Every record below, from first to last: print it exactly as shown.

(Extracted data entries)
--------------------
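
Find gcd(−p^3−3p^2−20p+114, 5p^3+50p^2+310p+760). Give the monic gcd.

p^2+6p+38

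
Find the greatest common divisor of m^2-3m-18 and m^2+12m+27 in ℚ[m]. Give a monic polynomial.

By polynomial division,
  m^2-3m-18 = (m^2+12m+27) + (-15m-45)
  m^2+12m+27 = (-(1/15)m-3/5)(-15m-45) + (0)
Last nonzero remainder: -15m-45. Dividing through by -15 gives the monic gcd m+3.

m+3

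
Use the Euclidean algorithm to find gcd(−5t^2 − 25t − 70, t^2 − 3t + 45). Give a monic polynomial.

1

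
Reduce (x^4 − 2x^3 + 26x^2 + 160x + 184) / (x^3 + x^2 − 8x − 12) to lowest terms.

By polynomial division,
  x^4 − 2x^3 + 26x^2 + 160x + 184 = (x − 3)(x^3 + x^2 − 8x − 12) + (37x^2 + 148x + 148)
  x^3 + x^2 − 8x − 12 = ((1/37)x − 3/37)(37x^2 + 148x + 148) + (0)
Last nonzero remainder: 37x^2 + 148x + 148. Dividing through by 37 gives the monic gcd x^2 + 4x + 4.
Cancel x^2 + 4x + 4 from numerator and denominator to get the reduced form.

(x^2 − 6x + 46)/(x − 3)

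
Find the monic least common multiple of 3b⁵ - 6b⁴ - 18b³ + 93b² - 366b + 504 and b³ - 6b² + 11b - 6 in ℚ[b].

b⁶ - 3b⁵ - 4b⁴ + 37b³ - 153b² + 290b - 168

By polynomial division,
  3b⁵ - 6b⁴ - 18b³ + 93b² - 366b + 504 = (3b² + 12b + 21)(b³ - 6b² + 11b - 6) + (105b² - 525b + 630)
  b³ - 6b² + 11b - 6 = ((1/105)b - 1/105)(105b² - 525b + 630) + (0)
Last nonzero remainder: 105b² - 525b + 630. Dividing through by 105 gives the monic gcd b² - 5b + 6.
Then lcm(f, g) = f·g / gcd(f, g); expanding and making the result monic gives the answer.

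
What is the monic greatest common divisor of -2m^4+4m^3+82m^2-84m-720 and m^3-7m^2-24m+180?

m^2-m-30

Repeated division with remainder:
  -2m^4+4m^3+82m^2-84m-720 = (-2m-10)(m^3-7m^2-24m+180) + (-36m^2+36m+1080)
  m^3-7m^2-24m+180 = (-(1/36)m+1/6)(-36m^2+36m+1080) + (0)
Last nonzero remainder: -36m^2+36m+1080. Dividing through by -36 gives the monic gcd m^2-m-30.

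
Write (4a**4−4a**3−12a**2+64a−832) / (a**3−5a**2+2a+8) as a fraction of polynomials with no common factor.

Apply the Euclidean algorithm:
  4a**4−4a**3−12a**2+64a−832 = (4a+16)(a**3−5a**2+2a+8) + (60a**2−960)
  a**3−5a**2+2a+8 = ((1/60)a−1/12)(60a**2−960) + (18a−72)
  60a**2−960 = ((10/3)a+40/3)(18a−72) + (0)
Last nonzero remainder: 18a−72. Dividing through by 18 gives the monic gcd a−4.
Cancel a−4 from numerator and denominator to get the reduced form.

(4a**3+12a**2+36a+208)/(a**2−a−2)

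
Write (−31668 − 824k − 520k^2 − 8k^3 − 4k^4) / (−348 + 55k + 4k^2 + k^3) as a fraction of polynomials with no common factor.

Euclidean algorithm in ℚ[k]:
  −4k^4 − 8k^3 − 520k^2 − 824k − 31668 = (−4k + 8)(k^3 + 4k^2 + 55k − 348) + (−332k^2 − 2656k − 28884)
  k^3 + 4k^2 + 55k − 348 = (−(1/332)k + 1/83)(−332k^2 − 2656k − 28884) + (0)
Last nonzero remainder: −332k^2 − 2656k − 28884. Dividing through by −332 gives the monic gcd k^2 + 8k + 87.
Cancel k^2 + 8k + 87 from numerator and denominator to get the reduced form.

(−364 + 24k − 4k^2)/(−4 + k)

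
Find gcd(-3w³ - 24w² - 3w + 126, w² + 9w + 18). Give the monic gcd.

Euclidean algorithm in ℚ[w]:
  -3w³ - 24w² - 3w + 126 = (-3w + 3)(w² + 9w + 18) + (24w + 72)
  w² + 9w + 18 = ((1/24)w + 1/4)(24w + 72) + (0)
Last nonzero remainder: 24w + 72. Dividing through by 24 gives the monic gcd w + 3.

w + 3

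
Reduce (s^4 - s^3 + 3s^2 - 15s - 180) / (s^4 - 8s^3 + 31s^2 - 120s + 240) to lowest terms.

Repeated division with remainder:
  s^4 - s^3 + 3s^2 - 15s - 180 = (s^4 - 8s^3 + 31s^2 - 120s + 240) + (7s^3 - 28s^2 + 105s - 420)
  s^4 - 8s^3 + 31s^2 - 120s + 240 = ((1/7)s - 4/7)(7s^3 - 28s^2 + 105s - 420) + (0)
Last nonzero remainder: 7s^3 - 28s^2 + 105s - 420. Dividing through by 7 gives the monic gcd s^3 - 4s^2 + 15s - 60.
Cancel s^3 - 4s^2 + 15s - 60 from numerator and denominator to get the reduced form.

(s + 3)/(s - 4)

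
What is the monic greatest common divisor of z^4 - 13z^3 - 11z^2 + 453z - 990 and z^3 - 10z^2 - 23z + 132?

z^2 - 14z + 33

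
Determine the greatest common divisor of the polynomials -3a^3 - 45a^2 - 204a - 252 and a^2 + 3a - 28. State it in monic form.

a + 7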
--------------------
Output for this exercise
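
Find gcd(−p^3−3p^2−20p+114, 5p^3+50p^2+310p+760). Give the monic gcd.

p^2+6p+38

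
Find the greatest common divisor of m^2-3m-18 and m^2+12m+27 in ℚ[m]. Give a monic polynomial.

By polynomial division,
  m^2-3m-18 = (m^2+12m+27) + (-15m-45)
  m^2+12m+27 = (-(1/15)m-3/5)(-15m-45) + (0)
Last nonzero remainder: -15m-45. Dividing through by -15 gives the monic gcd m+3.

m+3

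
Use the Euclidean algorithm to find gcd(−5t^2 − 25t − 70, t^2 − 3t + 45). Give a monic polynomial.

1

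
Reduce (x^4 − 2x^3 + 26x^2 + 160x + 184) / (x^3 + x^2 − 8x − 12) to lowest terms.

By polynomial division,
  x^4 − 2x^3 + 26x^2 + 160x + 184 = (x − 3)(x^3 + x^2 − 8x − 12) + (37x^2 + 148x + 148)
  x^3 + x^2 − 8x − 12 = ((1/37)x − 3/37)(37x^2 + 148x + 148) + (0)
Last nonzero remainder: 37x^2 + 148x + 148. Dividing through by 37 gives the monic gcd x^2 + 4x + 4.
Cancel x^2 + 4x + 4 from numerator and denominator to get the reduced form.

(x^2 − 6x + 46)/(x − 3)

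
Find the monic least common multiple of 3b⁵ - 6b⁴ - 18b³ + 93b² - 366b + 504 and b³ - 6b² + 11b - 6 in ℚ[b].

b⁶ - 3b⁵ - 4b⁴ + 37b³ - 153b² + 290b - 168

By polynomial division,
  3b⁵ - 6b⁴ - 18b³ + 93b² - 366b + 504 = (3b² + 12b + 21)(b³ - 6b² + 11b - 6) + (105b² - 525b + 630)
  b³ - 6b² + 11b - 6 = ((1/105)b - 1/105)(105b² - 525b + 630) + (0)
Last nonzero remainder: 105b² - 525b + 630. Dividing through by 105 gives the monic gcd b² - 5b + 6.
Then lcm(f, g) = f·g / gcd(f, g); expanding and making the result monic gives the answer.

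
What is the monic greatest common divisor of -2m^4+4m^3+82m^2-84m-720 and m^3-7m^2-24m+180?

m^2-m-30

Repeated division with remainder:
  -2m^4+4m^3+82m^2-84m-720 = (-2m-10)(m^3-7m^2-24m+180) + (-36m^2+36m+1080)
  m^3-7m^2-24m+180 = (-(1/36)m+1/6)(-36m^2+36m+1080) + (0)
Last nonzero remainder: -36m^2+36m+1080. Dividing through by -36 gives the monic gcd m^2-m-30.

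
Write (4a**4−4a**3−12a**2+64a−832) / (a**3−5a**2+2a+8) as a fraction of polynomials with no common factor.

Apply the Euclidean algorithm:
  4a**4−4a**3−12a**2+64a−832 = (4a+16)(a**3−5a**2+2a+8) + (60a**2−960)
  a**3−5a**2+2a+8 = ((1/60)a−1/12)(60a**2−960) + (18a−72)
  60a**2−960 = ((10/3)a+40/3)(18a−72) + (0)
Last nonzero remainder: 18a−72. Dividing through by 18 gives the monic gcd a−4.
Cancel a−4 from numerator and denominator to get the reduced form.

(4a**3+12a**2+36a+208)/(a**2−a−2)

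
Write (−31668 − 824k − 520k^2 − 8k^3 − 4k^4) / (−348 + 55k + 4k^2 + k^3) as a fraction of polynomials with no common factor.

Euclidean algorithm in ℚ[k]:
  −4k^4 − 8k^3 − 520k^2 − 824k − 31668 = (−4k + 8)(k^3 + 4k^2 + 55k − 348) + (−332k^2 − 2656k − 28884)
  k^3 + 4k^2 + 55k − 348 = (−(1/332)k + 1/83)(−332k^2 − 2656k − 28884) + (0)
Last nonzero remainder: −332k^2 − 2656k − 28884. Dividing through by −332 gives the monic gcd k^2 + 8k + 87.
Cancel k^2 + 8k + 87 from numerator and denominator to get the reduced form.

(−364 + 24k − 4k^2)/(−4 + k)

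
Find gcd(-3w³ - 24w² - 3w + 126, w² + 9w + 18). Give the monic gcd.

Euclidean algorithm in ℚ[w]:
  -3w³ - 24w² - 3w + 126 = (-3w + 3)(w² + 9w + 18) + (24w + 72)
  w² + 9w + 18 = ((1/24)w + 1/4)(24w + 72) + (0)
Last nonzero remainder: 24w + 72. Dividing through by 24 gives the monic gcd w + 3.

w + 3

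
Reduce (s^4 - s^3 + 3s^2 - 15s - 180) / (s^4 - 8s^3 + 31s^2 - 120s + 240) to lowest terms.

Repeated division with remainder:
  s^4 - s^3 + 3s^2 - 15s - 180 = (s^4 - 8s^3 + 31s^2 - 120s + 240) + (7s^3 - 28s^2 + 105s - 420)
  s^4 - 8s^3 + 31s^2 - 120s + 240 = ((1/7)s - 4/7)(7s^3 - 28s^2 + 105s - 420) + (0)
Last nonzero remainder: 7s^3 - 28s^2 + 105s - 420. Dividing through by 7 gives the monic gcd s^3 - 4s^2 + 15s - 60.
Cancel s^3 - 4s^2 + 15s - 60 from numerator and denominator to get the reduced form.

(s + 3)/(s - 4)

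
What is the monic greatest common divisor of z^4 - 13z^3 - 11z^2 + 453z - 990 and z^3 - 10z^2 - 23z + 132?

z^2 - 14z + 33

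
Determine the greatest common divisor of the polynomials -3a^3 - 45a^2 - 204a - 252 and a^2 + 3a - 28. State it in monic form.

a + 7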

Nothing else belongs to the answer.